• AIM OF THE TASK: When copying the data, keep every line exactly the same.
AVAILABLE RECORDS Start Marker
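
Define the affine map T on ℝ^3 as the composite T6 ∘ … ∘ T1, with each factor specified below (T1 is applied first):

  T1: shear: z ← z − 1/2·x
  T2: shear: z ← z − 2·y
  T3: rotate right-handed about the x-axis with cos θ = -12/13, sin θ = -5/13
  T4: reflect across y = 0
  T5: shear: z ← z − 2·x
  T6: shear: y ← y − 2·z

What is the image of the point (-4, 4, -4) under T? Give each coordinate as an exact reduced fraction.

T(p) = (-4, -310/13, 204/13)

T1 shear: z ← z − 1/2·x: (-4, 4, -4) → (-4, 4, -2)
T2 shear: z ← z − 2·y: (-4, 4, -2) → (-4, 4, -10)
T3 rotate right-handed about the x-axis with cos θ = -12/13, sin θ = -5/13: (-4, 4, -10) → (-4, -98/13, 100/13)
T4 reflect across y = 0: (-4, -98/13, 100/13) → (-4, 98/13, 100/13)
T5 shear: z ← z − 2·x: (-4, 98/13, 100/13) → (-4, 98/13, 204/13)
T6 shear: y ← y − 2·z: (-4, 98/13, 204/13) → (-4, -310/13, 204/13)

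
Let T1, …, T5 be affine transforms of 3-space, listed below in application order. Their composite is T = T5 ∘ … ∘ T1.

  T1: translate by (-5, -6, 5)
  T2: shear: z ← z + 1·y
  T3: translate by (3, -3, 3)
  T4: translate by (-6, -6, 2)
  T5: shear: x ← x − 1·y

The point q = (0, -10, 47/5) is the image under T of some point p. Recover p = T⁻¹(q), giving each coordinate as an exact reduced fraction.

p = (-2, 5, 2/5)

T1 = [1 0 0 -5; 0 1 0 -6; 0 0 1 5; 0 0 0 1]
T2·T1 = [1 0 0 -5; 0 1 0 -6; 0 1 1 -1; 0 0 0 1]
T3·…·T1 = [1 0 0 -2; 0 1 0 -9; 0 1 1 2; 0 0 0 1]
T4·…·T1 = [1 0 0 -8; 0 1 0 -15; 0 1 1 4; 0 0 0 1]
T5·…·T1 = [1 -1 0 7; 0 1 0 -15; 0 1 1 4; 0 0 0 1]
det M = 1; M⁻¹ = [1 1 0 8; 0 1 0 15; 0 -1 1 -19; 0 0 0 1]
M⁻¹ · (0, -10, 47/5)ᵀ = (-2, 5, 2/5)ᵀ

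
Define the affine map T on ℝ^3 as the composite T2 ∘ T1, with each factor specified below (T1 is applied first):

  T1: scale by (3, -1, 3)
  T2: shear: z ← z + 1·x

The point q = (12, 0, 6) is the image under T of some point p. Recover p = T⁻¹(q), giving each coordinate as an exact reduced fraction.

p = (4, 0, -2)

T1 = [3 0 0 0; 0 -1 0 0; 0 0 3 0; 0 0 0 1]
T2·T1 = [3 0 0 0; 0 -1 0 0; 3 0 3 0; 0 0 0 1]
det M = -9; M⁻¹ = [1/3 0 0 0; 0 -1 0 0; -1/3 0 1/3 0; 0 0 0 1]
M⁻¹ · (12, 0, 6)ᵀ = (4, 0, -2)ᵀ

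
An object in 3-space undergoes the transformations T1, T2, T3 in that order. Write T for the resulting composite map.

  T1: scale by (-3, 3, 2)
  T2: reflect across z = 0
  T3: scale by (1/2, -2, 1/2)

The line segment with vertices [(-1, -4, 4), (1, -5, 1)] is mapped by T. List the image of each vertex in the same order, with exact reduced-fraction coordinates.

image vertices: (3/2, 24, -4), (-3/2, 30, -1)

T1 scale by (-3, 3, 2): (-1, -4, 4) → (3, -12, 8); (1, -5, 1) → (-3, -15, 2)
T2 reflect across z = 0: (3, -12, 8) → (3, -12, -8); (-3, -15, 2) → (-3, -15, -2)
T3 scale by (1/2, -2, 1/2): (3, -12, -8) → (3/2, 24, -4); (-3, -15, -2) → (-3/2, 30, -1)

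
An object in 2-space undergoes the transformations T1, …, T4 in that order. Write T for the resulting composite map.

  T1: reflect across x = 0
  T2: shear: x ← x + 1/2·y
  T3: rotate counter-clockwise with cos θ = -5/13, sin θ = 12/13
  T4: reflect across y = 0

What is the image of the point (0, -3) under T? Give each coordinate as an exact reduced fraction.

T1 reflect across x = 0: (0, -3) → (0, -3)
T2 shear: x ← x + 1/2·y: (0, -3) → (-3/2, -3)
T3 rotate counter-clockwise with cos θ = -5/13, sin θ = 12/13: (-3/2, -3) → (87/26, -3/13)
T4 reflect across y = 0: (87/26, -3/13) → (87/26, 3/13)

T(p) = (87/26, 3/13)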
AVAILABLE RECORDS End Marker
• THE ANSWER:
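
Define the affine map T on ℝ^3 as the composite T6 ∘ … ∘ T1, with each factor specified below (T1 is applied first):

  T1: shear: z ← z − 1/2·x
  T2: shear: z ← z − 2·y
  T3: rotate right-handed about the x-axis with cos θ = -12/13, sin θ = -5/13
  T4: reflect across y = 0
  T5: shear: z ← z − 2·x
  T6: shear: y ← y − 2·z

What is the image of the point (-4, 4, -4) under T? Give each coordinate as an exact reduced fraction.

T(p) = (-4, -310/13, 204/13)

T1 shear: z ← z − 1/2·x: (-4, 4, -4) → (-4, 4, -2)
T2 shear: z ← z − 2·y: (-4, 4, -2) → (-4, 4, -10)
T3 rotate right-handed about the x-axis with cos θ = -12/13, sin θ = -5/13: (-4, 4, -10) → (-4, -98/13, 100/13)
T4 reflect across y = 0: (-4, -98/13, 100/13) → (-4, 98/13, 100/13)
T5 shear: z ← z − 2·x: (-4, 98/13, 100/13) → (-4, 98/13, 204/13)
T6 shear: y ← y − 2·z: (-4, 98/13, 204/13) → (-4, -310/13, 204/13)

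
Let T1, …, T5 be affine transforms of 3-space, listed below in application order. Their composite is T = T5 ∘ … ∘ T1.

  T1: translate by (-5, -6, 5)
  T2: shear: z ← z + 1·y
  T3: translate by (3, -3, 3)
  T4: translate by (-6, -6, 2)
  T5: shear: x ← x − 1·y

The point q = (0, -10, 47/5) is the image under T of some point p. Recover p = T⁻¹(q), giving each coordinate as an exact reduced fraction.

p = (-2, 5, 2/5)

T1 = [1 0 0 -5; 0 1 0 -6; 0 0 1 5; 0 0 0 1]
T2·T1 = [1 0 0 -5; 0 1 0 -6; 0 1 1 -1; 0 0 0 1]
T3·…·T1 = [1 0 0 -2; 0 1 0 -9; 0 1 1 2; 0 0 0 1]
T4·…·T1 = [1 0 0 -8; 0 1 0 -15; 0 1 1 4; 0 0 0 1]
T5·…·T1 = [1 -1 0 7; 0 1 0 -15; 0 1 1 4; 0 0 0 1]
det M = 1; M⁻¹ = [1 1 0 8; 0 1 0 15; 0 -1 1 -19; 0 0 0 1]
M⁻¹ · (0, -10, 47/5)ᵀ = (-2, 5, 2/5)ᵀ

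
Define the affine map T on ℝ^3 as the composite T2 ∘ T1, with each factor specified below (T1 is applied first):

  T1: scale by (3, -1, 3)
  T2: shear: z ← z + 1·x

The point q = (12, 0, 6) is the image under T of some point p. Recover p = T⁻¹(q), giving each coordinate as an exact reduced fraction.

p = (4, 0, -2)

T1 = [3 0 0 0; 0 -1 0 0; 0 0 3 0; 0 0 0 1]
T2·T1 = [3 0 0 0; 0 -1 0 0; 3 0 3 0; 0 0 0 1]
det M = -9; M⁻¹ = [1/3 0 0 0; 0 -1 0 0; -1/3 0 1/3 0; 0 0 0 1]
M⁻¹ · (12, 0, 6)ᵀ = (4, 0, -2)ᵀ

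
An object in 3-space undergoes the transformations T1, T2, T3 in that order. Write T for the resulting composite map.

  T1: scale by (-3, 3, 2)
  T2: reflect across z = 0
  T3: scale by (1/2, -2, 1/2)

The line segment with vertices [(-1, -4, 4), (1, -5, 1)] is mapped by T. List the image of each vertex in the same order, with exact reduced-fraction coordinates.

image vertices: (3/2, 24, -4), (-3/2, 30, -1)

T1 scale by (-3, 3, 2): (-1, -4, 4) → (3, -12, 8); (1, -5, 1) → (-3, -15, 2)
T2 reflect across z = 0: (3, -12, 8) → (3, -12, -8); (-3, -15, 2) → (-3, -15, -2)
T3 scale by (1/2, -2, 1/2): (3, -12, -8) → (3/2, 24, -4); (-3, -15, -2) → (-3/2, 30, -1)

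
An object in 2-space undergoes the transformations T1, …, T4 in that order. Write T for the resulting composite map.

  T1: reflect across x = 0
  T2: shear: x ← x + 1/2·y
  T3: rotate counter-clockwise with cos θ = -5/13, sin θ = 12/13
  T4: reflect across y = 0

What is the image of the point (0, -3) under T? Give each coordinate as an exact reduced fraction.

T1 reflect across x = 0: (0, -3) → (0, -3)
T2 shear: x ← x + 1/2·y: (0, -3) → (-3/2, -3)
T3 rotate counter-clockwise with cos θ = -5/13, sin θ = 12/13: (-3/2, -3) → (87/26, -3/13)
T4 reflect across y = 0: (87/26, -3/13) → (87/26, 3/13)

T(p) = (87/26, 3/13)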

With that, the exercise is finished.